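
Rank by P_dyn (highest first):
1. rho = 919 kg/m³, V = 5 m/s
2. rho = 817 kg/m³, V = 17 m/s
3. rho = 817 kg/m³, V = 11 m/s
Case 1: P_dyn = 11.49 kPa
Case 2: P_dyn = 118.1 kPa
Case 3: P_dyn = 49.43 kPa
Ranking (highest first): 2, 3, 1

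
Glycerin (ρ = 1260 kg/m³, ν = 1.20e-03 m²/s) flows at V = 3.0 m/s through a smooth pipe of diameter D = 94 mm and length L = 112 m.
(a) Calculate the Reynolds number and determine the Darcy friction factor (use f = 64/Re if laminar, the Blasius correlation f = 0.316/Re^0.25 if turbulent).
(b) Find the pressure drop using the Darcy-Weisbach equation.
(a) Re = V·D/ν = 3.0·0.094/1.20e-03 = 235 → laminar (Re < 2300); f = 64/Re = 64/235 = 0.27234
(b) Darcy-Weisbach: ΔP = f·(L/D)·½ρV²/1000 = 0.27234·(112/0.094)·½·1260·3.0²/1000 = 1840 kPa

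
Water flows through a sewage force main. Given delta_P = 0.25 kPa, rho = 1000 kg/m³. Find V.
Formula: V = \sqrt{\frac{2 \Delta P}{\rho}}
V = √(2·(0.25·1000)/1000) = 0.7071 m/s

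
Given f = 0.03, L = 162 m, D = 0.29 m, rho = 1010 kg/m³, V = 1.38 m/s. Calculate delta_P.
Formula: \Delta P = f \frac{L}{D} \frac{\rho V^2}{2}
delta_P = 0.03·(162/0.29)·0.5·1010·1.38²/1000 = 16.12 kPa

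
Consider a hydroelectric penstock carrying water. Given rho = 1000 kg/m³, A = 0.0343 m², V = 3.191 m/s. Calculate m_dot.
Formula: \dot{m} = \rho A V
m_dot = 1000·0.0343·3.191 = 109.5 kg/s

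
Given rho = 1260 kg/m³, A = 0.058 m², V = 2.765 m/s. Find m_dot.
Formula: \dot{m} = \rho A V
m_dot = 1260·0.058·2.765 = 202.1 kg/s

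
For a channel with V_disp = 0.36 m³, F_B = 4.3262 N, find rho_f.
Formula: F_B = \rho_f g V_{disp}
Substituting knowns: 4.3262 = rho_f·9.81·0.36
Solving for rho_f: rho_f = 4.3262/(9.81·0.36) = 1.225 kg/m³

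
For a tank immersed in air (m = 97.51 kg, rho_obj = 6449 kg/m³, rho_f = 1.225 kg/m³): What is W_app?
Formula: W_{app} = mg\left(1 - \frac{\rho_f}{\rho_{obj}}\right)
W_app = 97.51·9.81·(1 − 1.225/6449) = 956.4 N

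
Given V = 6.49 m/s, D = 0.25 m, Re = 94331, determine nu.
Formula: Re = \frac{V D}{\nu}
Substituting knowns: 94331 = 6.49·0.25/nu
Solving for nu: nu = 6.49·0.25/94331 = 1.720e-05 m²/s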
--
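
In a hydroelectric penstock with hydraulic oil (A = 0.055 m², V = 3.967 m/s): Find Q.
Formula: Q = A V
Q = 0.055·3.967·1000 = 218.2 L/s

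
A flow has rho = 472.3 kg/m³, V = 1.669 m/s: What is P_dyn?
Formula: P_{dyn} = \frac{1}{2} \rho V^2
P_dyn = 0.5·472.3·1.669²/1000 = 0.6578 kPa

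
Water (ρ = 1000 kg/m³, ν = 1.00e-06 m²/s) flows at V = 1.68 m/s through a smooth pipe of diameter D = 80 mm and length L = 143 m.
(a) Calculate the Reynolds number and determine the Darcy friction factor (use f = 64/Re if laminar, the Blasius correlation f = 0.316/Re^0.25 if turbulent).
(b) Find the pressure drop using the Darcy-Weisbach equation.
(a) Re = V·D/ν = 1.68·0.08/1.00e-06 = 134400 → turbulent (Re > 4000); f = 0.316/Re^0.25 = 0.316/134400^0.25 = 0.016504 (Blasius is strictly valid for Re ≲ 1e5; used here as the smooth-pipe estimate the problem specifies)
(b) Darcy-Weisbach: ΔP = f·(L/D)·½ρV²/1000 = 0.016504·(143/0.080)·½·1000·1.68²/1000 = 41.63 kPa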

INSTRUCTIONS TO FOLLOW: Find each line in the records holding the string "diameter" and show it.

ANSWER TO THE EXERCISE:
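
Glycerin (ρ = 1260 kg/m³, ν = 1.20e-03 m²/s) flows at V = 3.0 m/s through a smooth pipe of diameter D = 94 mm and length L = 112 m.
Water (ρ = 1000 kg/m³, ν = 1.00e-06 m²/s) flows at V = 1.68 m/s through a smooth pipe of diameter D = 80 mm and length L = 143 m.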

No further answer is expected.